● Provided records:
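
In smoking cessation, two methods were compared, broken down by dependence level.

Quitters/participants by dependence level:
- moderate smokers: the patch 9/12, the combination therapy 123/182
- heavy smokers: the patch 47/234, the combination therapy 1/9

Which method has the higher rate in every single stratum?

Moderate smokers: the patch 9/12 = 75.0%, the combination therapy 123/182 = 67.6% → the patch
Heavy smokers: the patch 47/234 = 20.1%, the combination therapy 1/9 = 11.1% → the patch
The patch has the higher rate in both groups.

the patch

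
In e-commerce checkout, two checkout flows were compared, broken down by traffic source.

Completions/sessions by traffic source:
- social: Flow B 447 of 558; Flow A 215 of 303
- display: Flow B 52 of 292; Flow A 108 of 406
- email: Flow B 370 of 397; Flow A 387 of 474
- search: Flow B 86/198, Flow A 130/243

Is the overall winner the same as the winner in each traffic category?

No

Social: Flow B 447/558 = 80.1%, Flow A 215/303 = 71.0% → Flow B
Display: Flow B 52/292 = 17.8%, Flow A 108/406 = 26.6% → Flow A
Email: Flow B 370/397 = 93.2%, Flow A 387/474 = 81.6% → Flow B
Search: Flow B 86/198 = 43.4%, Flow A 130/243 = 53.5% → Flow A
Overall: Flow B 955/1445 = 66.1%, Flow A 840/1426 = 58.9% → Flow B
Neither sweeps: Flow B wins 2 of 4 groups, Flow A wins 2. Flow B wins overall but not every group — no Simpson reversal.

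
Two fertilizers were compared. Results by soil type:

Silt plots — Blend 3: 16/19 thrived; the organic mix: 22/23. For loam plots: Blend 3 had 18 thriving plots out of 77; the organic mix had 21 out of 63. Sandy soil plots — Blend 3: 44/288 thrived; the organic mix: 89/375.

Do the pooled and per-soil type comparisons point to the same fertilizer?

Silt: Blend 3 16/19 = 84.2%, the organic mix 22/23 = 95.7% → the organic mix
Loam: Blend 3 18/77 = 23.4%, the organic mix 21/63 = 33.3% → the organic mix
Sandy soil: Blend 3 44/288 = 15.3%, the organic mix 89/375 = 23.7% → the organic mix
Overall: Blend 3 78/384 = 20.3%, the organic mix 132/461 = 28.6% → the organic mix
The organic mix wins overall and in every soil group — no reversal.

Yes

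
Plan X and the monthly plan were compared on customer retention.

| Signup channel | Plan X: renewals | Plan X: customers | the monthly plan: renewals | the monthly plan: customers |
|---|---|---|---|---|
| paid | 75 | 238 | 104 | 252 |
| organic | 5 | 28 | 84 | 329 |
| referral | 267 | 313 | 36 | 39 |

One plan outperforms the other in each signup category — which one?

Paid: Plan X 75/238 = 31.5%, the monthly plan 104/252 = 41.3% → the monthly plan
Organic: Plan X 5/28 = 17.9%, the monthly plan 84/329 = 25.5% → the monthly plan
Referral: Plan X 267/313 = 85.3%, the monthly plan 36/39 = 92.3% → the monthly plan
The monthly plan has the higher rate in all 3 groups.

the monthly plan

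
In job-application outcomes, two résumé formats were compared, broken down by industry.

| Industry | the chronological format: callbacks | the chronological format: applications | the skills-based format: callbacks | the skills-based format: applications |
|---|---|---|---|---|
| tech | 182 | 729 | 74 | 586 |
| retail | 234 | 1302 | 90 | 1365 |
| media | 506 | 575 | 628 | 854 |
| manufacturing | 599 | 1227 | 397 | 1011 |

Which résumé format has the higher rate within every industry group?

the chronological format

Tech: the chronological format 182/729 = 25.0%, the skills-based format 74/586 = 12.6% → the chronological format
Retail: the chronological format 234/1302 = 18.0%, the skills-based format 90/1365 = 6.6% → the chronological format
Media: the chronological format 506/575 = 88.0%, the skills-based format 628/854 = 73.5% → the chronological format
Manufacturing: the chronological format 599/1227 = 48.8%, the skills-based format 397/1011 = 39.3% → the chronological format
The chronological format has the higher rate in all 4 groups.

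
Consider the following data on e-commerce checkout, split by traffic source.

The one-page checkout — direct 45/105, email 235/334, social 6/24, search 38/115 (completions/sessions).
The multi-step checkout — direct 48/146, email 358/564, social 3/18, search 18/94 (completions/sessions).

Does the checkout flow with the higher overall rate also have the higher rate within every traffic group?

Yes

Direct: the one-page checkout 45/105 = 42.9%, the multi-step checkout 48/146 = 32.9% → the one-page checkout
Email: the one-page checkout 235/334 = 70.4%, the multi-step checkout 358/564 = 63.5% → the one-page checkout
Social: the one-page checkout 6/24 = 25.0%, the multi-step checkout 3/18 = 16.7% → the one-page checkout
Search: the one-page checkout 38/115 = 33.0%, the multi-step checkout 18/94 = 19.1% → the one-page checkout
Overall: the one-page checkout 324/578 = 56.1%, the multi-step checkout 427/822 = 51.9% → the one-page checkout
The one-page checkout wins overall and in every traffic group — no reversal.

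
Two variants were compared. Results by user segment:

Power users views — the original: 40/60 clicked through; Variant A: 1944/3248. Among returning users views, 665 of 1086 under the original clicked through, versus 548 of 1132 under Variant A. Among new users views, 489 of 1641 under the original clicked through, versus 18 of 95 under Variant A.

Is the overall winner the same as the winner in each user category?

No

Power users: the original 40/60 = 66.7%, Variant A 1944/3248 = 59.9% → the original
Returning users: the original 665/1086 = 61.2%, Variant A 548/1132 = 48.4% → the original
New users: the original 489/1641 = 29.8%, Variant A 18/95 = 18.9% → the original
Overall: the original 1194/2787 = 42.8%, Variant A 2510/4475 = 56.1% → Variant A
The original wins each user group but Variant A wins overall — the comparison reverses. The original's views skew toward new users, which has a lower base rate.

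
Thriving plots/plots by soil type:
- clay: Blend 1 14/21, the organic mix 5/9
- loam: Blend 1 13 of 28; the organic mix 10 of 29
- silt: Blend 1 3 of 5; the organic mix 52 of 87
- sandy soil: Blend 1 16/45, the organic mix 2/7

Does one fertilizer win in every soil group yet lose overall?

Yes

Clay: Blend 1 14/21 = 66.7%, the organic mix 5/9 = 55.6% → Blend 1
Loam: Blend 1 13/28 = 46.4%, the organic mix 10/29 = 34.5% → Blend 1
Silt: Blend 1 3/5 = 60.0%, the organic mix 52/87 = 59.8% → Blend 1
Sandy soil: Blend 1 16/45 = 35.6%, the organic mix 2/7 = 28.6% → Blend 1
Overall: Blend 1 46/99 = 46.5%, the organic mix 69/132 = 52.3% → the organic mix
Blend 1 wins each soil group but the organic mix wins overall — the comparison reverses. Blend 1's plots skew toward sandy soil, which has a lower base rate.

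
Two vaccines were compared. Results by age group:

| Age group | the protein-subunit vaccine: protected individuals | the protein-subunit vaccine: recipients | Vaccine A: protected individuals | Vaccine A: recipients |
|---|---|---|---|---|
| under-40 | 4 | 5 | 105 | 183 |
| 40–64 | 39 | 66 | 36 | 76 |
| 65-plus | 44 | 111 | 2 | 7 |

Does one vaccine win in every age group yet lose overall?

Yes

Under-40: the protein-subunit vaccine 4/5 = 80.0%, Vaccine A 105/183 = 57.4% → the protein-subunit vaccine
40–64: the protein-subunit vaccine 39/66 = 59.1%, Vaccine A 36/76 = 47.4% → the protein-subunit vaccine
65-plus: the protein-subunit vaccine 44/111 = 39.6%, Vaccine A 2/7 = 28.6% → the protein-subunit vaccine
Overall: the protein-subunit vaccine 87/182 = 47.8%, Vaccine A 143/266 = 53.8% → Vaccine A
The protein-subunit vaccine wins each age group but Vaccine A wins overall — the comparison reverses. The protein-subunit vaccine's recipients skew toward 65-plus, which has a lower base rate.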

● Task item:
The entries above hold a line with "A: recipients |" and a later line with "111 | 2 | 7 |". Write out exactly those lines and all lines between, nothing more.

● Expected answer:
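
| Age group | the protein-subunit vaccine: protected individuals | the protein-subunit vaccine: recipients | Vaccine A: protected individuals | Vaccine A: recipients |
|---|---|---|---|---|
| under-40 | 4 | 5 | 105 | 183 |
| 40–64 | 39 | 66 | 36 | 76 |
| 65-plus | 44 | 111 | 2 | 7 |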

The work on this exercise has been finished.